• **Task requirements**
Count every line in the following listing that contains "opposed", then report that count with nothing added.

___ Input records ___

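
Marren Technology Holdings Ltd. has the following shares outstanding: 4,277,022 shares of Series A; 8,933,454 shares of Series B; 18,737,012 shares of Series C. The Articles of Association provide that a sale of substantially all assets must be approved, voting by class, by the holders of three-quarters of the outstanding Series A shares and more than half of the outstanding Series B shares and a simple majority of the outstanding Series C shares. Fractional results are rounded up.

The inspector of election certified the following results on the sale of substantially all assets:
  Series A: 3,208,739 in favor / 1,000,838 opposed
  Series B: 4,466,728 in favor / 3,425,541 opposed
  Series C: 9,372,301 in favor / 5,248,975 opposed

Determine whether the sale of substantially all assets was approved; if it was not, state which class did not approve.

Approved — every class gave the required vote.

Series A: 3/4 of 4277022 = 3207766.50, rounded up to 3207767; 3,207,767 required, 3,208,739 in favor — approved.
Series B: a majority of 8933454 is 4466728; 4,466,728 required, 4,466,728 in favor — approved.
Series C: a majority of 18737012 is 9368507; 9,368,507 required, 9,372,301 in favor — approved.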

___

• **Answer to the problem**
3